What the task asks: Look through the data below and extract, unchanged, the lines from the one that contains "Graph G1 (n=9): edges" to the one that contains "Graph G2 (n=9): edges", both included.

Records supplied:
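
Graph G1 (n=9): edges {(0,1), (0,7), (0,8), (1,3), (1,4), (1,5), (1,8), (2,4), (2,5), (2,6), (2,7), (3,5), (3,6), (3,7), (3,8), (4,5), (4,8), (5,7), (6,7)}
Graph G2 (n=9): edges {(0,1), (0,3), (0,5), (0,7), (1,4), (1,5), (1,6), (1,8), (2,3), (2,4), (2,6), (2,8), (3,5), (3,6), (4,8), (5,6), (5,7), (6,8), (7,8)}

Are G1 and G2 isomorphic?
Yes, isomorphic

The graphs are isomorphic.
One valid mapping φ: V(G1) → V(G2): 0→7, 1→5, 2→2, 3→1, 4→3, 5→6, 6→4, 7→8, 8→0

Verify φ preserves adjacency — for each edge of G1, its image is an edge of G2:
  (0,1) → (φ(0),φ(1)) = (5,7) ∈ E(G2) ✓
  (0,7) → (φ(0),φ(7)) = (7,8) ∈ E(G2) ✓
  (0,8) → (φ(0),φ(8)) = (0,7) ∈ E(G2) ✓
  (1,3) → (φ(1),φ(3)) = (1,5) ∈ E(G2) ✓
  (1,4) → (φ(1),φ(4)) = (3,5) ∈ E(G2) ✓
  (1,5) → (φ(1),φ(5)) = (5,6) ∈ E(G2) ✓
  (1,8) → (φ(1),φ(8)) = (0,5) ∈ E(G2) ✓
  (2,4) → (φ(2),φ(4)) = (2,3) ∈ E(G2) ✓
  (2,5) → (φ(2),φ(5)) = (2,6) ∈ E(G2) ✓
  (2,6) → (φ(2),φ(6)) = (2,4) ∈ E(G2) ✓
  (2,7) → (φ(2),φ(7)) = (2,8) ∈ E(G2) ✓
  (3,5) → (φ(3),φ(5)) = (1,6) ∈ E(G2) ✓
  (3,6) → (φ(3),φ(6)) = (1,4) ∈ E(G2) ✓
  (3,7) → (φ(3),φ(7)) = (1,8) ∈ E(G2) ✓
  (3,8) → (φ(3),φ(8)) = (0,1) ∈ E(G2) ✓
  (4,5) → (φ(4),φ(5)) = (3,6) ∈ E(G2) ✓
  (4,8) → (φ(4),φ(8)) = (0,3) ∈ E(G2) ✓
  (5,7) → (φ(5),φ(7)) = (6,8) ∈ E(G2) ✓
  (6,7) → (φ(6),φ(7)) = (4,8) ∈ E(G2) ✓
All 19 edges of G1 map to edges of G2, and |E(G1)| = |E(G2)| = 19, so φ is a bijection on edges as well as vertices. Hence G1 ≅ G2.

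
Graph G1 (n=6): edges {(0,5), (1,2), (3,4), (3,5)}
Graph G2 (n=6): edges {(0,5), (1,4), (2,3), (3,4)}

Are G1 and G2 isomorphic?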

...

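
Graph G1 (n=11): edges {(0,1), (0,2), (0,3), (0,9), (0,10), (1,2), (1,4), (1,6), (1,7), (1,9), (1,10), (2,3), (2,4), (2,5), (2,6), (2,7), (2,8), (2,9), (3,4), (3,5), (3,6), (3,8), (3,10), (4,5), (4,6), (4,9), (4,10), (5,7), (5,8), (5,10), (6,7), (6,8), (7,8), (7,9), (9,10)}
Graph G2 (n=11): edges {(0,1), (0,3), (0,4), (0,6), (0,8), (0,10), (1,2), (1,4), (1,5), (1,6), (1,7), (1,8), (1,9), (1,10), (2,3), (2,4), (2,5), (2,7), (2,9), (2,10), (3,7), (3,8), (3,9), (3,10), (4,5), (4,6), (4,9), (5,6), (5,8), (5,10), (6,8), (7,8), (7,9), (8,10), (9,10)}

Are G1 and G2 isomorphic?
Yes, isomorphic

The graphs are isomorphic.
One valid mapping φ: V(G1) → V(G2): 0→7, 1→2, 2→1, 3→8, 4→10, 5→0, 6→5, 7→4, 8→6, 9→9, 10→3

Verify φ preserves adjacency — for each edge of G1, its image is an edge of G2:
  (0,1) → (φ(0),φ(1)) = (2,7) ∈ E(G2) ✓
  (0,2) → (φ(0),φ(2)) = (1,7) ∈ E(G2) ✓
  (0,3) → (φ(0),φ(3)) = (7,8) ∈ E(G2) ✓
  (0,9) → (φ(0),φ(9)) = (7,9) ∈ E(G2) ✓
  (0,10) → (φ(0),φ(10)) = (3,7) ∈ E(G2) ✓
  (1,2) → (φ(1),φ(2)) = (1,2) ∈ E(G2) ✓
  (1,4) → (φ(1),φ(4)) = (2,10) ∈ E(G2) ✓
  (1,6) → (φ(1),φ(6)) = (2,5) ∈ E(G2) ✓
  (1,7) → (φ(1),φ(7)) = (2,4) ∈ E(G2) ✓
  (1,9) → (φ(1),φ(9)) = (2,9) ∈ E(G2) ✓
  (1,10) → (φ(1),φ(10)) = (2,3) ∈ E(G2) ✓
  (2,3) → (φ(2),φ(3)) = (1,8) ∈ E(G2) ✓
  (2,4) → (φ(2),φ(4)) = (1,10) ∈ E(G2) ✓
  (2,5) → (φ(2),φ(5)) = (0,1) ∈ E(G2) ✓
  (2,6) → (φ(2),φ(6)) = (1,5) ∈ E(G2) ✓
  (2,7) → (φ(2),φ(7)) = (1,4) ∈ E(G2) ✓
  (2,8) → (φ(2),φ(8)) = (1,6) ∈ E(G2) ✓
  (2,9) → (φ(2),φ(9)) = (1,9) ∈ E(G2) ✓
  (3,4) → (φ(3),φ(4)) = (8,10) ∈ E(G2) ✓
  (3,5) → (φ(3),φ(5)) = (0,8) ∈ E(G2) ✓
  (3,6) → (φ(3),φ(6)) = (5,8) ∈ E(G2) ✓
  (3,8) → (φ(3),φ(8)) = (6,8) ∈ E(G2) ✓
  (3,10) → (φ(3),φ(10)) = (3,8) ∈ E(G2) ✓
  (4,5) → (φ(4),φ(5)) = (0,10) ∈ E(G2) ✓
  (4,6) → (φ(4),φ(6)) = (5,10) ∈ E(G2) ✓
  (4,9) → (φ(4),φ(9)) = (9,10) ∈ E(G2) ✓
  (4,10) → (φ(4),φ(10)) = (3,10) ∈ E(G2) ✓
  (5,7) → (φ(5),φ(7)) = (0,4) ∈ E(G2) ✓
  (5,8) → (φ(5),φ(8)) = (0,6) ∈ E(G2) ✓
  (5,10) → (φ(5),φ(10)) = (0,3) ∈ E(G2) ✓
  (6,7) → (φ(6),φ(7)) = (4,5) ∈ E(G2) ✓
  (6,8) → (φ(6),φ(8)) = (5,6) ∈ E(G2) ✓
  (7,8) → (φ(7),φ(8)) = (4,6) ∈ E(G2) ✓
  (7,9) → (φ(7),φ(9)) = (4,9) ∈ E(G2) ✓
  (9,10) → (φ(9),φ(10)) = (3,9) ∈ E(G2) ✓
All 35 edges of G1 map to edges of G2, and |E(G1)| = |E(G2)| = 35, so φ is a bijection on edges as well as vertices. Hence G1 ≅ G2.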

Response below:
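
Graph G1 (n=9): edges {(0,1), (0,7), (0,8), (1,3), (1,4), (1,5), (1,8), (2,4), (2,5), (2,6), (2,7), (3,5), (3,6), (3,7), (3,8), (4,5), (4,8), (5,7), (6,7)}
Graph G2 (n=9): edges {(0,1), (0,3), (0,5), (0,7), (1,4), (1,5), (1,6), (1,8), (2,3), (2,4), (2,6), (2,8), (3,5), (3,6), (4,8), (5,6), (5,7), (6,8), (7,8)}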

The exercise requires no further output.